**EXERCISE OBJECTIVE**
After finding the line that contains "LR(0) closure of", give again that line and each one following it, exactly, until the records end.

- Opening Delimiter -

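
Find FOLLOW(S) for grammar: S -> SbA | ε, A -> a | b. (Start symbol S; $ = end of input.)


$ ∈ FOLLOW(S). For each A -> αBβ: add FIRST(β)\{ε} to FOLLOW(B); if β nullable, add FOLLOW(A).
FOLLOW(S) = {$, b}


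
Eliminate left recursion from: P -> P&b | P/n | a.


Left-recursive alternatives: P&b, P/n; non-recursive: a
Introduce P': P -> aP', P' -> &bP' | /nP' | ε


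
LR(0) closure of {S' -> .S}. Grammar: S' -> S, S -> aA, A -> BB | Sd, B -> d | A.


Start: S' -> .S
For each item with dot before a nonterminal B, add B -> .γ for every B-production
Closure: [S' -> .S, S -> .aA]


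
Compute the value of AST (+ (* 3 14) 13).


Evaluate inner: (* 3 14) = 42
Evaluate root: (+ 42 13) = 55
Result: 55


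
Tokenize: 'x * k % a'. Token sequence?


Scan left to right, longest-match per lexeme
Tokens: ID(x), OP(*), ID(k), OP(%), ID(a)


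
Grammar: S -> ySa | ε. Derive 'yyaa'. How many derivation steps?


Derivation: S => ySa => yySaa => yyaa
Steps: 3


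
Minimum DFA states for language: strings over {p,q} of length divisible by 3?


Track length mod 3: states 0..2, accept at 0
Minimal DFA: 3 states


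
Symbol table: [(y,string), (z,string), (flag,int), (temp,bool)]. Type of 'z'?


Lookup 'z' → type string


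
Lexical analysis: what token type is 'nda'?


Pattern: letter/underscore followed by alphanumerics, not a keyword
Type: IDENTIFIER


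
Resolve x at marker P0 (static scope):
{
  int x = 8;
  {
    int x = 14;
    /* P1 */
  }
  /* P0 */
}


x declared in the same block as P0
x = 8


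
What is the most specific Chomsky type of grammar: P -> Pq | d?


Left-linear: every RHS is a terminal or one nonterminal followed by a terminal
Classification: Type 3 (Regular)


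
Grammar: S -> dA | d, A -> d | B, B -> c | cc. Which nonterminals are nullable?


A nonterminal is nullable iff some alternative derives ε (directly, or every symbol in it is nullable)
Nullable: {}


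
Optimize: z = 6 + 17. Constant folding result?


6 + 17 = 23 at compile time
Optimized: z = 23


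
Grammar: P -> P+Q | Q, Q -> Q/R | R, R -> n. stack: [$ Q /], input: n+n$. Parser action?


no handle; shift 'n'
Action: shift


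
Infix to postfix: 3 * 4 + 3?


Left to right (same or higher precedence on left)
Postfix: 3 4 * 3 +


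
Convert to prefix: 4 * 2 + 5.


left-to-right (same/higher precedence on left): tree is (+ (* 4 2) 5)
Prefix: + * 4 2 5


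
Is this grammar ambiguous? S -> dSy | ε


balanced d^n…y^n: each string has a unique parse
Unambiguous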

- Closing Delimiter -

**COMPLETED EXERCISE**
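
LR(0) closure of {S' -> .S}. Grammar: S' -> S, S -> aA, A -> BB | Sd, B -> d | A.


Start: S' -> .S
For each item with dot before a nonterminal B, add B -> .γ for every B-production
Closure: [S' -> .S, S -> .aA]


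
Compute the value of AST (+ (* 3 14) 13).


Evaluate inner: (* 3 14) = 42
Evaluate root: (+ 42 13) = 55
Result: 55


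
Tokenize: 'x * k % a'. Token sequence?


Scan left to right, longest-match per lexeme
Tokens: ID(x), OP(*), ID(k), OP(%), ID(a)


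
Grammar: S -> ySa | ε. Derive 'yyaa'. How many derivation steps?


Derivation: S => ySa => yySaa => yyaa
Steps: 3


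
Minimum DFA states for language: strings over {p,q} of length divisible by 3?


Track length mod 3: states 0..2, accept at 0
Minimal DFA: 3 states


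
Symbol table: [(y,string), (z,string), (flag,int), (temp,bool)]. Type of 'z'?


Lookup 'z' → type string


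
Lexical analysis: what token type is 'nda'?


Pattern: letter/underscore followed by alphanumerics, not a keyword
Type: IDENTIFIER


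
Resolve x at marker P0 (static scope):
{
  int x = 8;
  {
    int x = 14;
    /* P1 */
  }
  /* P0 */
}


x declared in the same block as P0
x = 8


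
What is the most specific Chomsky type of grammar: P -> Pq | d?


Left-linear: every RHS is a terminal or one nonterminal followed by a terminal
Classification: Type 3 (Regular)


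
Grammar: S -> dA | d, A -> d | B, B -> c | cc. Which nonterminals are nullable?


A nonterminal is nullable iff some alternative derives ε (directly, or every symbol in it is nullable)
Nullable: {}


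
Optimize: z = 6 + 17. Constant folding result?


6 + 17 = 23 at compile time
Optimized: z = 23


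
Grammar: P -> P+Q | Q, Q -> Q/R | R, R -> n. stack: [$ Q /], input: n+n$. Parser action?


no handle; shift 'n'
Action: shift


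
Infix to postfix: 3 * 4 + 3?


Left to right (same or higher precedence on left)
Postfix: 3 4 * 3 +


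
Convert to prefix: 4 * 2 + 5.


left-to-right (same/higher precedence on left): tree is (+ (* 4 2) 5)
Prefix: + * 4 2 5


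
Is this grammar ambiguous? S -> dSy | ε


balanced d^n…y^n: each string has a unique parse
Unambiguous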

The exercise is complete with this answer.